→ **Records from a data collection**
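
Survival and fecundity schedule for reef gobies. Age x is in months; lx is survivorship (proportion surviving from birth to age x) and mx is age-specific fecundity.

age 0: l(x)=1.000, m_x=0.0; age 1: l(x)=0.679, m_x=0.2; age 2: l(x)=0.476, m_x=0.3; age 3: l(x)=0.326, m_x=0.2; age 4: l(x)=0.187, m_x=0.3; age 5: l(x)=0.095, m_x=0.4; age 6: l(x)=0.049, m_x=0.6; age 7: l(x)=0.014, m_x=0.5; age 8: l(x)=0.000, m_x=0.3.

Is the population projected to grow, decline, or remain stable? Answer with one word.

declining

R0 = Σ lx·mx = 0 + 0.1358 + 0.1428 + 0.0652 + 0.0561 + 0.038 + 0.0294 + 0.007 + 0 = 0.4743
R0 < 1, so the population is declining.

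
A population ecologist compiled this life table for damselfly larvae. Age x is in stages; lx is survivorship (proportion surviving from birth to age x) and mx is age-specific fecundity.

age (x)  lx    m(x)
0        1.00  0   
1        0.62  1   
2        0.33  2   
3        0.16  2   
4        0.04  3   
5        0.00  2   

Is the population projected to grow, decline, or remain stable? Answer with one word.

growing

R0 = Σ lx·mx = 0 + 0.62 + 0.66 + 0.32 + 0.12 + 0 = 1.72
R0 > 1, so the population is growing.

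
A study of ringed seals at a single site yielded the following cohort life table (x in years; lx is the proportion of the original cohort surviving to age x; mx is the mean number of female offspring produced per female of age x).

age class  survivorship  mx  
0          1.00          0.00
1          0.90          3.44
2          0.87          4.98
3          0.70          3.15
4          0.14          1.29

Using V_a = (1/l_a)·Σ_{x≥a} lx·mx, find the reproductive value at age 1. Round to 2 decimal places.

10.90

lx·mx for x ≥ 1: 3.096, 4.3326, 2.205, 0.1806 → sum = 9.8142
V_1 = 9.8142 / l_1 = 9.8142 / 0.9 = 10.904667… → 10.90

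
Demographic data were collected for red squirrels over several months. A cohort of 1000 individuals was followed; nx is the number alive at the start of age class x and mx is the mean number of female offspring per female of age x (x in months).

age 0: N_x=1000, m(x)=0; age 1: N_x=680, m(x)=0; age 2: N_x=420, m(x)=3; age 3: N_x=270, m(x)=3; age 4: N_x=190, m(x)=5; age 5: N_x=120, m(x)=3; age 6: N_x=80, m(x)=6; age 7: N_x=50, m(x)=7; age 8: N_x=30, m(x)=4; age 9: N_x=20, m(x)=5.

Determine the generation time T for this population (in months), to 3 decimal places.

4.005

lx = nx/n0 = nx/1000: 1, 0.68, 0.42, 0.27, 0.19, 0.12, 0.08, 0.05, 0.03, 0.02
lx·mx: 0, 0, 1.26, 0.81, 0.95, 0.36, 0.48, 0.35, 0.12, 0.1 → R0 = 4.43
x·lx·mx: 0, 0, 2.52, 2.43, 3.8, 1.8, 2.88, 2.45, 0.96, 0.9 → Σ = 17.74
T = 17.74 / 4.43 = 4.004515… → 4.005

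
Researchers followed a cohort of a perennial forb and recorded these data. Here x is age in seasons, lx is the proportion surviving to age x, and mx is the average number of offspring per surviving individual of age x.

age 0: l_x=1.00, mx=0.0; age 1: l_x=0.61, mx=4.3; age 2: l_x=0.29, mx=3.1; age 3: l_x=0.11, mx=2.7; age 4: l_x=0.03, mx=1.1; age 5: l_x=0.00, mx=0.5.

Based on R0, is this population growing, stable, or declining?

R0 = Σ lx·mx = 0 + 2.623 + 0.899 + 0.297 + 0.033 + 0 = 3.852
R0 > 1, so the population is growing.

growing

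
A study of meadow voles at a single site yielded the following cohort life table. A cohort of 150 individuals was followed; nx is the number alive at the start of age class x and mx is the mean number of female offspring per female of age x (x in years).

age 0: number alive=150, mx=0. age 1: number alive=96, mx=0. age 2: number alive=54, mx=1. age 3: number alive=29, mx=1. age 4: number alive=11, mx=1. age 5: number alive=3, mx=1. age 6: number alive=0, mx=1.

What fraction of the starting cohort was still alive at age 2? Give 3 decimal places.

0.360

l_2 = n_2/n_0 = 54/150 = 0.36 → 0.360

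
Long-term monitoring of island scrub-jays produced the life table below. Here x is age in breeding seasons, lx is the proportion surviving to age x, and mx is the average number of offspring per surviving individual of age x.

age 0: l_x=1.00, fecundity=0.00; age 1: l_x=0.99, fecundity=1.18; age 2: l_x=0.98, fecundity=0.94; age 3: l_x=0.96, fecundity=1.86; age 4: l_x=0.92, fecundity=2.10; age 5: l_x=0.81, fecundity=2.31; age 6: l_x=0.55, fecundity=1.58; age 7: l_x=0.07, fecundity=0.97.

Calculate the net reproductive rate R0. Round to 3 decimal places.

lx·mx by age: 0, 1.1682, 0.9212, 1.7856, 1.932, 1.8711, 0.869, 0.0679
R0 = Σ lx·mx = 8.615 → 8.615

8.615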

→ **WHAT TO PRODUCE**
Output the entries exactly. Leave nothing out.

→ **ANSWER TO THIS EXERCISE**
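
Survival and fecundity schedule for reef gobies. Age x is in months; lx is survivorship (proportion surviving from birth to age x) and mx is age-specific fecundity.

age 0: l(x)=1.000, m_x=0.0; age 1: l(x)=0.679, m_x=0.2; age 2: l(x)=0.476, m_x=0.3; age 3: l(x)=0.326, m_x=0.2; age 4: l(x)=0.187, m_x=0.3; age 5: l(x)=0.095, m_x=0.4; age 6: l(x)=0.049, m_x=0.6; age 7: l(x)=0.014, m_x=0.5; age 8: l(x)=0.000, m_x=0.3.

Is the population projected to grow, decline, or remain stable? Answer with one word.

declining

R0 = Σ lx·mx = 0 + 0.1358 + 0.1428 + 0.0652 + 0.0561 + 0.038 + 0.0294 + 0.007 + 0 = 0.4743
R0 < 1, so the population is declining.

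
A population ecologist compiled this life table for damselfly larvae. Age x is in stages; lx is survivorship (proportion surviving from birth to age x) and mx is age-specific fecundity.

age (x)  lx    m(x)
0        1.00  0   
1        0.62  1   
2        0.33  2   
3        0.16  2   
4        0.04  3   
5        0.00  2   

Is the population projected to grow, decline, or remain stable? Answer with one word.

growing

R0 = Σ lx·mx = 0 + 0.62 + 0.66 + 0.32 + 0.12 + 0 = 1.72
R0 > 1, so the population is growing.

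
A study of ringed seals at a single site yielded the following cohort life table (x in years; lx is the proportion of the original cohort surviving to age x; mx is the mean number of female offspring produced per female of age x).

age class  survivorship  mx  
0          1.00          0.00
1          0.90          3.44
2          0.87          4.98
3          0.70          3.15
4          0.14          1.29

Using V_a = (1/l_a)·Σ_{x≥a} lx·mx, find the reproductive value at age 1. Round to 2 decimal places.

10.90

lx·mx for x ≥ 1: 3.096, 4.3326, 2.205, 0.1806 → sum = 9.8142
V_1 = 9.8142 / l_1 = 9.8142 / 0.9 = 10.904667… → 10.90

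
Demographic data were collected for red squirrels over several months. A cohort of 1000 individuals was followed; nx is the number alive at the start of age class x and mx is the mean number of female offspring per female of age x (x in months).

age 0: N_x=1000, m(x)=0; age 1: N_x=680, m(x)=0; age 2: N_x=420, m(x)=3; age 3: N_x=270, m(x)=3; age 4: N_x=190, m(x)=5; age 5: N_x=120, m(x)=3; age 6: N_x=80, m(x)=6; age 7: N_x=50, m(x)=7; age 8: N_x=30, m(x)=4; age 9: N_x=20, m(x)=5.

Determine the generation time T for this population (in months), to 3 decimal places.

4.005

lx = nx/n0 = nx/1000: 1, 0.68, 0.42, 0.27, 0.19, 0.12, 0.08, 0.05, 0.03, 0.02
lx·mx: 0, 0, 1.26, 0.81, 0.95, 0.36, 0.48, 0.35, 0.12, 0.1 → R0 = 4.43
x·lx·mx: 0, 0, 2.52, 2.43, 3.8, 1.8, 2.88, 2.45, 0.96, 0.9 → Σ = 17.74
T = 17.74 / 4.43 = 4.004515… → 4.005

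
Researchers followed a cohort of a perennial forb and recorded these data. Here x is age in seasons, lx is the proportion surviving to age x, and mx is the average number of offspring per surviving individual of age x.

age 0: l_x=1.00, mx=0.0; age 1: l_x=0.61, mx=4.3; age 2: l_x=0.29, mx=3.1; age 3: l_x=0.11, mx=2.7; age 4: l_x=0.03, mx=1.1; age 5: l_x=0.00, mx=0.5.

Based on R0, is this population growing, stable, or declining?

R0 = Σ lx·mx = 0 + 2.623 + 0.899 + 0.297 + 0.033 + 0 = 3.852
R0 > 1, so the population is growing.

growing

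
A study of meadow voles at a single site yielded the following cohort life table. A cohort of 150 individuals was followed; nx is the number alive at the start of age class x and mx is the mean number of female offspring per female of age x (x in years).

age 0: number alive=150, mx=0. age 1: number alive=96, mx=0. age 2: number alive=54, mx=1. age 3: number alive=29, mx=1. age 4: number alive=11, mx=1. age 5: number alive=3, mx=1. age 6: number alive=0, mx=1.

What fraction of the starting cohort was still alive at age 2? Give 3 decimal places.

0.360

l_2 = n_2/n_0 = 54/150 = 0.36 → 0.360

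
Long-term monitoring of island scrub-jays produced the life table below. Here x is age in breeding seasons, lx is the proportion surviving to age x, and mx is the average number of offspring per surviving individual of age x.

age 0: l_x=1.00, fecundity=0.00; age 1: l_x=0.99, fecundity=1.18; age 2: l_x=0.98, fecundity=0.94; age 3: l_x=0.96, fecundity=1.86; age 4: l_x=0.92, fecundity=2.10; age 5: l_x=0.81, fecundity=2.31; age 6: l_x=0.55, fecundity=1.58; age 7: l_x=0.07, fecundity=0.97.

Calculate the net reproductive rate R0. Round to 3 decimal places.

lx·mx by age: 0, 1.1682, 0.9212, 1.7856, 1.932, 1.8711, 0.869, 0.0679
R0 = Σ lx·mx = 8.615 → 8.615

8.615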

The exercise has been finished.